• [PROBLEM DETAILS]: Write out the following listing's lines from the one with "290 at every price." to the one with "The market for solar panels has", exactly, with both included and no others.
● ● ● ●
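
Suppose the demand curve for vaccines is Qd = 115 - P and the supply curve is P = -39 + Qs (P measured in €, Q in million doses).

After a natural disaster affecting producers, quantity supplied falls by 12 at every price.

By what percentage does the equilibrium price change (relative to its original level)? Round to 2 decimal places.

+15.79

Before the shock: 115 - P = P + 39 ⇒ 76 = 2P ⇒ P = 38, Q = 77.
With the change applied: demand Qd = 115 - P, supply Qs = P + 27.
Equate the new curves: 115 - P = P + 27, giving 88 = 2P, P = 44, Q = 71.
%ΔP = (44 − 38) / 38 × 100 = +15.79%.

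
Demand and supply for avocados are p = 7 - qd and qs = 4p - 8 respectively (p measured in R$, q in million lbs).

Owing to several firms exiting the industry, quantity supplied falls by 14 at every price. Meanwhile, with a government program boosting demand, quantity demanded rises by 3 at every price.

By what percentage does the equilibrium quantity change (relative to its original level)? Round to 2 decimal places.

Original equilibrium: 7 - p = 4p - 8 gives 15 = 5p, so p = 3 and q = 4.
With the change applied: demand qd = 10 - p, supply qs = 4p - 22.
Setting them equal: 10 - p = 4p - 22 → 32 = 5p, so p = 6.4 and q = 3.6.
%Δq = (3.6 − 4) / 4 × 100 = -10.00%.

-10.00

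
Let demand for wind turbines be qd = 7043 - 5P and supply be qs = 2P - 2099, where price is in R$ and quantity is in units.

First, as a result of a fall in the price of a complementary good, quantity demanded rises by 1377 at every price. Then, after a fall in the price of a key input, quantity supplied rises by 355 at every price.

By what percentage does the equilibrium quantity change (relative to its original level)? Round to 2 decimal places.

+126.12

Before the shock: 7043 - 5P = 2P - 2099 ⇒ 9142 = 7P ⇒ P = 1306, q = 513.
After the shift, demand is qd = 8420 - 5P and supply is qs = 2P - 1744.
Equate the new curves: 8420 - 5P = 2P - 1744, giving 10164 = 7P, P = 1452, q = 1160.
%Δq = (1160 − 513) / 513 × 100 = +126.12%.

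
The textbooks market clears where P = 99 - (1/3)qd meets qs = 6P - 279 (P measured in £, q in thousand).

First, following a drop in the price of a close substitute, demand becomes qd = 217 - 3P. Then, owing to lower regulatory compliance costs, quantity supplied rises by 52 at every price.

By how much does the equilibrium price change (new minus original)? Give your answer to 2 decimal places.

Before the shock: 297 - 3P = 6P - 279 ⇒ 576 = 9P ⇒ P = 64, q = 105.
With the change applied: demand qd = 217 - 3P, supply qs = 6P - 227.
Equate the new curves: 217 - 3P = 6P - 227, giving 444 = 9P, P = 148/3 ≈ 49.3333, q = 69.
ΔP = 49.3333 − 64 = -14.67.

-14.67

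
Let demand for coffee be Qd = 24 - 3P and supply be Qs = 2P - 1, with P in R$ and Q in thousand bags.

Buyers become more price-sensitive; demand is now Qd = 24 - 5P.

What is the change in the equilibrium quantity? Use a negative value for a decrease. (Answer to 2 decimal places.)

Solve the original market: 24 - 3P = 2P - 1, hence P = 5 and Q = 9.
With the change applied: demand Qd = 24 - 5P, supply Qs = 2P - 1.
Clearing the new market: 24 - 5P = 2P - 1, so P = 25/7 ≈ 3.5714 and Q = 43/7 ≈ 6.1429.
ΔQ = 6.1429 − 9 = -2.86.

-2.86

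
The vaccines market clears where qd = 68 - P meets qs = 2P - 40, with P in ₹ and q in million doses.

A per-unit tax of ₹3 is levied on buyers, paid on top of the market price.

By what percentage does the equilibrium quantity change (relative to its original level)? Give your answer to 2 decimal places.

-6.25

Initially, 68 - P = 2P - 40, so 108 = 3P and P = 36, q = 32.
Since buyers pay the price plus the tax, the effective demand curve becomes qd = 65 - P.
Equate the new curves: 65 - P = 2P - 40, giving 105 = 3P, P = 35, q = 30.
%Δq = (30 − 32) / 32 × 100 = -6.25%.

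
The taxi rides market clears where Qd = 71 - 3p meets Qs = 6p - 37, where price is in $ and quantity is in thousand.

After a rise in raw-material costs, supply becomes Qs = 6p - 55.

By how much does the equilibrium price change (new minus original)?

Solve the original market: 71 - 3p = 6p - 37, hence p = 12 and Q = 35.
After the shift, demand is Qd = 71 - 3p and supply is Qs = 6p - 55.
New equilibrium: 71 - 3p = 6p - 55 ⇒ 126 = 9p ⇒ p = 14, Q = 29.
Δp = 14 − 12 = +2.

+2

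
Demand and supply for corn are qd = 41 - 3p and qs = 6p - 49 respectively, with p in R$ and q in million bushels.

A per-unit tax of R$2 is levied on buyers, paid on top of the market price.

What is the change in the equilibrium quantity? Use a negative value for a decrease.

-4

Initially, 41 - 3p = 6p - 49, so 90 = 9p and p = 10, q = 11.
Since buyers pay the price plus the tax, the effective demand curve becomes qd = 35 - 3p.
Clearing the new market: 35 - 3p = 6p - 49, so p = 28/3 ≈ 9.3333 and q = 7.
Δq = 7 − 11 = -4.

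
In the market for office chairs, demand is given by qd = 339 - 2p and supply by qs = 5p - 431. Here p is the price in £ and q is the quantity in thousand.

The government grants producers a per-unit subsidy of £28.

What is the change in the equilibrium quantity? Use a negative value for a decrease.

Solve the original market: 339 - 2p = 5p - 431, hence p = 110 and q = 119.
Since sellers receive the price plus the subsidy, the effective supply curve becomes qs = 5p - 291.
Clearing the new market: 339 - 2p = 5p - 291, so p = 90 and q = 159.
Δq = 159 − 119 = +40.

+40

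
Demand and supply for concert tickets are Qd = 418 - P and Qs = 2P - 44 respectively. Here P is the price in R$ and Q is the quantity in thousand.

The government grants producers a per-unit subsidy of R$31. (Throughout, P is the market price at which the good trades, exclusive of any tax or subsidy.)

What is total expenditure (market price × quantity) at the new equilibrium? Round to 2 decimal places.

37955.56

Original equilibrium: 418 - P = 2P - 44 gives 462 = 3P, so P = 154 and Q = 264.
Since sellers receive the price plus the subsidy, the effective supply curve becomes Qs = 2P + 18.
Clearing the new market: 418 - P = 2P + 18, so P = 400/3 ≈ 133.3333 and Q = 854/3 ≈ 284.6667.
New expenditure = 133.3333 × 284.6667 = 37955.56.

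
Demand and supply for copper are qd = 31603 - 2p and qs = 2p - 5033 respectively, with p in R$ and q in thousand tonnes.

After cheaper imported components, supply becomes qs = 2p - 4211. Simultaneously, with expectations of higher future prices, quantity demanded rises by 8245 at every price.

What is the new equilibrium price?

Initially, 31603 - 2p = 2p - 5033, so 36636 = 4p and p = 9159, q = 13285.
After the shift, demand is qd = 39848 - 2p and supply is qs = 2p - 4211.
Setting them equal: 39848 - 2p = 2p - 4211 → 44059 = 4p, so p = 11014.75 and q = 17818.5.

11014.75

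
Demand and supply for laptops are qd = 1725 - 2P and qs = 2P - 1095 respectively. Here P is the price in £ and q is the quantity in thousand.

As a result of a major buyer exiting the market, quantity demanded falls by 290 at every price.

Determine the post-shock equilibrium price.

Original equilibrium: 1725 - 2P = 2P - 1095 gives 2820 = 4P, so P = 705 and q = 315.
After the shift, demand is qd = 1435 - 2P and supply is qs = 2P - 1095.
Clearing the new market: 1435 - 2P = 2P - 1095, so P = 632.5 and q = 170.

632.5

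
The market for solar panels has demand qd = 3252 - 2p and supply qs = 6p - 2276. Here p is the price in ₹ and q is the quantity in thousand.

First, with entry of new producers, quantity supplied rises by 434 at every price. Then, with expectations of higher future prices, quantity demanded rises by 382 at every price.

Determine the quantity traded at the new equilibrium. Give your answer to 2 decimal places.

2265.00

Before the shock: 3252 - 2p = 6p - 2276 ⇒ 5528 = 8p ⇒ p = 691, q = 1870.
With the change applied: demand qd = 3634 - 2p, supply qs = 6p - 1842.
Clearing the new market: 3634 - 2p = 6p - 1842, so p = 684.5 and q = 2265.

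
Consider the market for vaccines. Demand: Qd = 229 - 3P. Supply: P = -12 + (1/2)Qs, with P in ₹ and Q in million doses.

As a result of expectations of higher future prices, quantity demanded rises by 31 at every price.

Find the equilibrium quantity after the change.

Before the shock: 229 - 3P = 2P + 24 ⇒ 205 = 5P ⇒ P = 41, Q = 106.
The shock moves the curves to Qd = 260 - 3P and Qs = 2P + 24.
Equate the new curves: 260 - 3P = 2P + 24, giving 236 = 5P, P = 47.2, Q = 118.4.

118.4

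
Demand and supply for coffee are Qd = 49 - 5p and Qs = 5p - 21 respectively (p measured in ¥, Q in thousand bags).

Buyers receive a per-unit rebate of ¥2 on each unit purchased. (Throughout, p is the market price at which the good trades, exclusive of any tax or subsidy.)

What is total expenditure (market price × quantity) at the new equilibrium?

Original equilibrium: 49 - 5p = 5p - 21 gives 70 = 10p, so p = 7 and Q = 14.
Since buyers' out-of-pocket price is the market price minus the rebate, the effective demand curve becomes Qd = 59 - 5p.
New equilibrium: 59 - 5p = 5p - 21 ⇒ 80 = 10p ⇒ p = 8, Q = 19.
New expenditure = 8 × 19 = 152.

152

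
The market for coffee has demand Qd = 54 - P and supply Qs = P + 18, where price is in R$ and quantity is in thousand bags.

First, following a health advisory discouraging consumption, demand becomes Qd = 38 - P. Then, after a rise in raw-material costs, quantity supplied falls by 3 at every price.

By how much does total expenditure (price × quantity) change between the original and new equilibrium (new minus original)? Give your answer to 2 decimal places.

Solve the original market: 54 - P = P + 18, hence P = 18 and Q = 36.
The new curves are Qd = 38 - P (demand) and Qs = P + 15 (supply).
Clearing the new market: 38 - P = P + 15, so P = 11.5 and Q = 26.5.
Expenditure moves from 18×36 = 648 to 11.5×26.5 = 304.75; change = -343.25.

-343.25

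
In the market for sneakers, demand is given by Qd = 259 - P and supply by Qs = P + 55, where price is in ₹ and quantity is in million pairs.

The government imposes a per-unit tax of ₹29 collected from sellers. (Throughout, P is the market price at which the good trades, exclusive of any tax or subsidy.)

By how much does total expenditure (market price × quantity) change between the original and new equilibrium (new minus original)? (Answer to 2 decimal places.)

Initially, 259 - P = P + 55, so 204 = 2P and P = 102, Q = 157.
Since sellers keep the price net of the tax, the effective supply curve becomes Qs = P + 26.
Clearing the new market: 259 - P = P + 26, so P = 116.5 and Q = 142.5.
Expenditure moves from 102×157 = 16014 to 116.5×142.5 = 16601.25; change = +587.25.

+587.25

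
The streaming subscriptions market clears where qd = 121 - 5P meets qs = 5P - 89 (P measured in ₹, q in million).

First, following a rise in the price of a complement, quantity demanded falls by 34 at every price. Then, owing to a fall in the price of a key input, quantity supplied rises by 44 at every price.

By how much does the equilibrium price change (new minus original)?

-7.8

Before the shock: 121 - 5P = 5P - 89 ⇒ 210 = 10P ⇒ P = 21, q = 16.
The new curves are qd = 87 - 5P (demand) and qs = 5P - 45 (supply).
Setting them equal: 87 - 5P = 5P - 45 → 132 = 10P, so P = 13.2 and q = 21.
ΔP = 13.2 − 21 = -7.8.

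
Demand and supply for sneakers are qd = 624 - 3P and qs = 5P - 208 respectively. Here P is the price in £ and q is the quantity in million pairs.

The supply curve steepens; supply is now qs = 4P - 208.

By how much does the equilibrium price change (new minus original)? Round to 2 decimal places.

+14.86

Initially, 624 - 3P = 5P - 208, so 832 = 8P and P = 104, q = 312.
The shock moves the curves to qd = 624 - 3P and qs = 4P - 208.
Equate the new curves: 624 - 3P = 4P - 208, giving 832 = 7P, P = 832/7 ≈ 118.8571, q = 1872/7 ≈ 267.4286.
ΔP = 118.8571 − 104 = +14.86.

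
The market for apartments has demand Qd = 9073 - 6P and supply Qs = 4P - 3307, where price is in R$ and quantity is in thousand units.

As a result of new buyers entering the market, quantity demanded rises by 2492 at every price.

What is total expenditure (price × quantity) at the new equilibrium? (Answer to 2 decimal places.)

Initially, 9073 - 6P = 4P - 3307, so 12380 = 10P and P = 1238, Q = 1645.
After the shift, demand is Qd = 11565 - 6P and supply is Qs = 4P - 3307.
Equate the new curves: 11565 - 6P = 4P - 3307, giving 14872 = 10P, P = 1487.2, Q = 2641.8.
New expenditure = 1487.2 × 2641.8 = 3928884.96.

3928884.96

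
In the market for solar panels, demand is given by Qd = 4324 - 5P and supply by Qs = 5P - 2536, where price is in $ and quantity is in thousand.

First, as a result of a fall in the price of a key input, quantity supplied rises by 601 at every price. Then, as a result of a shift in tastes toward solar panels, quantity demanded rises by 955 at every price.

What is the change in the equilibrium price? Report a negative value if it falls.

Original equilibrium: 4324 - 5P = 5P - 2536 gives 6860 = 10P, so P = 686 and Q = 894.
After the shift, demand is Qd = 5279 - 5P and supply is Qs = 5P - 1935.
Equate the new curves: 5279 - 5P = 5P - 1935, giving 7214 = 10P, P = 721.4, Q = 1672.
ΔP = 721.4 − 686 = +35.4.

+35.4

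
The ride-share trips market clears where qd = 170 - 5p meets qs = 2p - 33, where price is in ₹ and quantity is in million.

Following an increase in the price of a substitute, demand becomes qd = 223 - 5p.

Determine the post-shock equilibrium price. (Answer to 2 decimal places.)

Original equilibrium: 170 - 5p = 2p - 33 gives 203 = 7p, so p = 29 and q = 25.
The new curves are qd = 223 - 5p (demand) and qs = 2p - 33 (supply).
Equate the new curves: 223 - 5p = 2p - 33, giving 256 = 7p, p = 256/7 ≈ 36.5714, q = 281/7 ≈ 40.1429.

36.57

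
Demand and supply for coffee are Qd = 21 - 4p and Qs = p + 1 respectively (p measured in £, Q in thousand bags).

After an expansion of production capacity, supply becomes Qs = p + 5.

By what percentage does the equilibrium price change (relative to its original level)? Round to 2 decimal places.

-20.00

Before the shock: 21 - 4p = p + 1 ⇒ 20 = 5p ⇒ p = 4, Q = 5.
The shock moves the curves to Qd = 21 - 4p and Qs = p + 5.
New equilibrium: 21 - 4p = p + 5 ⇒ 16 = 5p ⇒ p = 3.2, Q = 8.2.
%Δp = (3.2 − 4) / 4 × 100 = -20.00%.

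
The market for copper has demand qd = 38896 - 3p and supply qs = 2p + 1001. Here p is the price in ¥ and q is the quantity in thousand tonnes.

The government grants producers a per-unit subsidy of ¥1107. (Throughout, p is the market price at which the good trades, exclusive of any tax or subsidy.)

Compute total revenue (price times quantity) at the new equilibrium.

124793583.88

Initially, 38896 - 3p = 2p + 1001, so 37895 = 5p and p = 7579, q = 16159.
Since sellers receive the price plus the subsidy, the effective supply curve becomes qs = 2p + 3215.
Equate the new curves: 38896 - 3p = 2p + 3215, giving 35681 = 5p, p = 7136.2, q = 17487.4.
New expenditure = 7136.2 × 17487.4 = 124793583.88.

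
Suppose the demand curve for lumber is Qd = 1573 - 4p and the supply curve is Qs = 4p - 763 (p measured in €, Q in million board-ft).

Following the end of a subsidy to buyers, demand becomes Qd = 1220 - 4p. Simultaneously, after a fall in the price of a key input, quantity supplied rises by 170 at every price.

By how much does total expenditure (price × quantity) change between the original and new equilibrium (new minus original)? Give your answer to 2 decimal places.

Initially, 1573 - 4p = 4p - 763, so 2336 = 8p and p = 292, Q = 405.
The new curves are Qd = 1220 - 4p (demand) and Qs = 4p - 593 (supply).
New equilibrium: 1220 - 4p = 4p - 593 ⇒ 1813 = 8p ⇒ p = 226.625, Q = 313.5.
Expenditure moves from 292×405 = 118260 to 226.625×313.5 = 71046.9375; change = -47213.06.

-47213.06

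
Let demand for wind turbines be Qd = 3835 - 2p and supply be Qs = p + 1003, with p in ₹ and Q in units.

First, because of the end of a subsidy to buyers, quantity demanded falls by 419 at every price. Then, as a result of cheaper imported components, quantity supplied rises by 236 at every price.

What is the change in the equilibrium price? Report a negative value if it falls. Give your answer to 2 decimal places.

-218.33

Solve the original market: 3835 - 2p = p + 1003, hence p = 944 and Q = 1947.
With the change applied: demand Qd = 3416 - 2p, supply Qs = p + 1239.
Equate the new curves: 3416 - 2p = p + 1239, giving 2177 = 3p, p = 2177/3 ≈ 725.6667, Q = 5894/3 ≈ 1964.6667.
Δp = 725.6667 − 944 = -218.33.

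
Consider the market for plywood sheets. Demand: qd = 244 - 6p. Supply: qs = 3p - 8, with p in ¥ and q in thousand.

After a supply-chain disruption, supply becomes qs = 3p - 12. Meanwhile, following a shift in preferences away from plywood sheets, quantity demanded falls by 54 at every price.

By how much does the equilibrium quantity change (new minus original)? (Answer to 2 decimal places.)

-20.67

Solve the original market: 244 - 6p = 3p - 8, hence p = 28 and q = 76.
The shock moves the curves to qd = 190 - 6p and qs = 3p - 12.
New equilibrium: 190 - 6p = 3p - 12 ⇒ 202 = 9p ⇒ p = 202/9 ≈ 22.4444, q = 166/3 ≈ 55.3333.
Δq = 55.3333 − 76 = -20.67.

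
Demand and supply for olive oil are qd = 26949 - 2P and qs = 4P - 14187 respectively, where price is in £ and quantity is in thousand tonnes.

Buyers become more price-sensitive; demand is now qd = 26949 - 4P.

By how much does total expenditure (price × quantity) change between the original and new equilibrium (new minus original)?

-57941770

Before the shock: 26949 - 2P = 4P - 14187 ⇒ 41136 = 6P ⇒ P = 6856, q = 13237.
After the shift, demand is qd = 26949 - 4P and supply is qs = 4P - 14187.
Clearing the new market: 26949 - 4P = 4P - 14187, so P = 5142 and q = 6381.
Expenditure moves from 6856×13237 = 90752872 to 5142×6381 = 32811102; change = -57941770.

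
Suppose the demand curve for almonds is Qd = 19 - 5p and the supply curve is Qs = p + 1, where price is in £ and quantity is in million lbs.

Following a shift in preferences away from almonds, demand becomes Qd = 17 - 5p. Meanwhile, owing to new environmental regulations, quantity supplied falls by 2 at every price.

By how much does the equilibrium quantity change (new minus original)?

Solve the original market: 19 - 5p = p + 1, hence p = 3 and Q = 4.
The new curves are Qd = 17 - 5p (demand) and Qs = p - 1 (supply).
Equate the new curves: 17 - 5p = p - 1, giving 18 = 6p, p = 3, Q = 2.
ΔQ = 2 − 4 = -2.

-2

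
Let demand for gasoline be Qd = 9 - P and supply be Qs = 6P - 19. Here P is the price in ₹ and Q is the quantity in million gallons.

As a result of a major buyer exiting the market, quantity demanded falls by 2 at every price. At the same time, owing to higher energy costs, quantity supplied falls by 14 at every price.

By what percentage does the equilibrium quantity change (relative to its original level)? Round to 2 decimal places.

Before the shock: 9 - P = 6P - 19 ⇒ 28 = 7P ⇒ P = 4, Q = 5.
The new curves are Qd = 7 - P (demand) and Qs = 6P - 33 (supply).
Clearing the new market: 7 - P = 6P - 33, so P = 40/7 ≈ 5.7143 and Q = 9/7 ≈ 1.2857.
%ΔQ = (1.2857 − 5) / 5 × 100 = -74.29%.

-74.29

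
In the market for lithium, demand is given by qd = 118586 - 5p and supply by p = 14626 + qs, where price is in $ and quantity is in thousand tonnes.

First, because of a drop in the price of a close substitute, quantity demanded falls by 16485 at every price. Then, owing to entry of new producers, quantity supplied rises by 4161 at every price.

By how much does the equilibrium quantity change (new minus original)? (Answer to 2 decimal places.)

Original equilibrium: 118586 - 5p = p - 14626 gives 133212 = 6p, so p = 22202 and q = 7576.
The shock moves the curves to qd = 102101 - 5p and qs = p - 10465.
Clearing the new market: 102101 - 5p = p - 10465, so p = 18761 and q = 8296.
Δq = 8296 − 7576 = +720.00.

+720.00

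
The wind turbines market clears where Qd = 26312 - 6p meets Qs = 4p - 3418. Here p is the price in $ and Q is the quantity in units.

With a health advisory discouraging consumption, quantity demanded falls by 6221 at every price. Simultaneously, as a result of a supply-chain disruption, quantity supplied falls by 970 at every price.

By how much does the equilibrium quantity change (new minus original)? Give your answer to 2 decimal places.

-3070.40

Before the shock: 26312 - 6p = 4p - 3418 ⇒ 29730 = 10p ⇒ p = 2973, Q = 8474.
The new curves are Qd = 20091 - 6p (demand) and Qs = 4p - 4388 (supply).
Equate the new curves: 20091 - 6p = 4p - 4388, giving 24479 = 10p, p = 2447.9, Q = 5403.6.
ΔQ = 5403.6 − 8474 = -3070.40.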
● ● ● ●
• [ANSWER SECTION]:
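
As a result of a major buyer exiting the market, quantity demanded falls by 290 at every price.

Determine the post-shock equilibrium price.

Original equilibrium: 1725 - 2P = 2P - 1095 gives 2820 = 4P, so P = 705 and q = 315.
After the shift, demand is qd = 1435 - 2P and supply is qs = 2P - 1095.
Clearing the new market: 1435 - 2P = 2P - 1095, so P = 632.5 and q = 170.

632.5

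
The market for solar panels has demand qd = 3252 - 2p and supply qs = 6p - 2276. Here p is the price in ₹ and q is the quantity in thousand.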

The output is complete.